Collected data entries:
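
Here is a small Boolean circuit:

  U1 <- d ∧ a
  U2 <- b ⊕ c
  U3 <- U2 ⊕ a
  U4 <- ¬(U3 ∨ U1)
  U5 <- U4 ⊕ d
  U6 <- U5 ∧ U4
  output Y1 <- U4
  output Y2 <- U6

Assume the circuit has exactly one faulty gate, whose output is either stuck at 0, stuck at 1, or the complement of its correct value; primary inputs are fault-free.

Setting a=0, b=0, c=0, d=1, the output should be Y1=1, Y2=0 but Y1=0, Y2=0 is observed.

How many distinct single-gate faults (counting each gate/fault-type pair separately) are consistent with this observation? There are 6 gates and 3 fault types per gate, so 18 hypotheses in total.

Fault-free: U1=0, U2=0, U3=0, U4=1, U5=0, U6=0 → Y1=1, Y2=0. Observed Y1=0, Y2=0.
  U1: stuck-at-1, inverted output ✓; others ✗
  U2: stuck-at-1, inverted output ✓; others ✗
  U3: stuck-at-1, inverted output ✓; others ✗
  U4: stuck-at-0, inverted output ✓; others ✗
  U5: none of the 3 fault types match ✗
  U6: none of the 3 fault types match ✗
Consistent faults: {U1 stuck-at-1, U1 inverted output, U2 stuck-at-1, U2 inverted output, U3 stuck-at-1, U3 inverted output, U4 stuck-at-0, U4 inverted output} — 8 in all.

8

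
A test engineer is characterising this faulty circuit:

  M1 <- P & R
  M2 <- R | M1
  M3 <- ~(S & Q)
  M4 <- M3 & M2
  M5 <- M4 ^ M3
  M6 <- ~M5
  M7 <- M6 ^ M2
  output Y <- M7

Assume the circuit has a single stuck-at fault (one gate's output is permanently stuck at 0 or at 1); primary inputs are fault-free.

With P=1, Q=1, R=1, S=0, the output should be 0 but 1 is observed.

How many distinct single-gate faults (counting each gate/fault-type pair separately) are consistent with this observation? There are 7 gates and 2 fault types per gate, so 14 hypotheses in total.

4

Fault-free: M1=1, M2=1, M3=1, M4=1, M5=0, M6=1, M7=0 → 0. Observed 1.
  M1 stuck-at-0: output 0 ✗
  M1 stuck-at-1: output 0 ✗
  M2 stuck-at-0: output 0 ✗
  M2 stuck-at-1: output 0 ✗
  M3 stuck-at-0: output 0 ✗
  M3 stuck-at-1: output 0 ✗
  M4 stuck-at-0: output 1 ✓
  M4 stuck-at-1: output 0 ✗
  M5 stuck-at-0: output 0 ✗
  M5 stuck-at-1: output 1 ✓
  M6 stuck-at-0: output 1 ✓
  M6 stuck-at-1: output 0 ✗
  M7 stuck-at-0: output 0 ✗
  M7 stuck-at-1: output 1 ✓
Consistent faults: {M4 stuck-at-0, M5 stuck-at-1, M6 stuck-at-0, M7 stuck-at-1} — 4 in all.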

AIM OF THE TASK ->
The full data, transcribed without change, is the expected answer.

COMPLETED EXERCISE ->
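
Here is a small Boolean circuit:

  U1 <- d ∧ a
  U2 <- b ⊕ c
  U3 <- U2 ⊕ a
  U4 <- ¬(U3 ∨ U1)
  U5 <- U4 ⊕ d
  U6 <- U5 ∧ U4
  output Y1 <- U4
  output Y2 <- U6

Assume the circuit has exactly one faulty gate, whose output is either stuck at 0, stuck at 1, or the complement of its correct value; primary inputs are fault-free.

Setting a=0, b=0, c=0, d=1, the output should be Y1=1, Y2=0 but Y1=0, Y2=0 is observed.

How many distinct single-gate faults (counting each gate/fault-type pair separately) are consistent with this observation? There are 6 gates and 3 fault types per gate, so 18 hypotheses in total.

Fault-free: U1=0, U2=0, U3=0, U4=1, U5=0, U6=0 → Y1=1, Y2=0. Observed Y1=0, Y2=0.
  U1: stuck-at-1, inverted output ✓; others ✗
  U2: stuck-at-1, inverted output ✓; others ✗
  U3: stuck-at-1, inverted output ✓; others ✗
  U4: stuck-at-0, inverted output ✓; others ✗
  U5: none of the 3 fault types match ✗
  U6: none of the 3 fault types match ✗
Consistent faults: {U1 stuck-at-1, U1 inverted output, U2 stuck-at-1, U2 inverted output, U3 stuck-at-1, U3 inverted output, U4 stuck-at-0, U4 inverted output} — 8 in all.

8

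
A test engineer is characterising this faulty circuit:

  M1 <- P & R
  M2 <- R | M1
  M3 <- ~(S & Q)
  M4 <- M3 & M2
  M5 <- M4 ^ M3
  M6 <- ~M5
  M7 <- M6 ^ M2
  output Y <- M7

Assume the circuit has a single stuck-at fault (one gate's output is permanently stuck at 0 or at 1); primary inputs are fault-free.

With P=1, Q=1, R=1, S=0, the output should be 0 but 1 is observed.

How many distinct single-gate faults (counting each gate/fault-type pair separately) are consistent with this observation? There are 7 gates and 2 fault types per gate, so 14 hypotheses in total.

4

Fault-free: M1=1, M2=1, M3=1, M4=1, M5=0, M6=1, M7=0 → 0. Observed 1.
  M1 stuck-at-0: output 0 ✗
  M1 stuck-at-1: output 0 ✗
  M2 stuck-at-0: output 0 ✗
  M2 stuck-at-1: output 0 ✗
  M3 stuck-at-0: output 0 ✗
  M3 stuck-at-1: output 0 ✗
  M4 stuck-at-0: output 1 ✓
  M4 stuck-at-1: output 0 ✗
  M5 stuck-at-0: output 0 ✗
  M5 stuck-at-1: output 1 ✓
  M6 stuck-at-0: output 1 ✓
  M6 stuck-at-1: output 0 ✗
  M7 stuck-at-0: output 0 ✗
  M7 stuck-at-1: output 1 ✓
Consistent faults: {M4 stuck-at-0, M5 stuck-at-1, M6 stuck-at-0, M7 stuck-at-1} — 4 in all.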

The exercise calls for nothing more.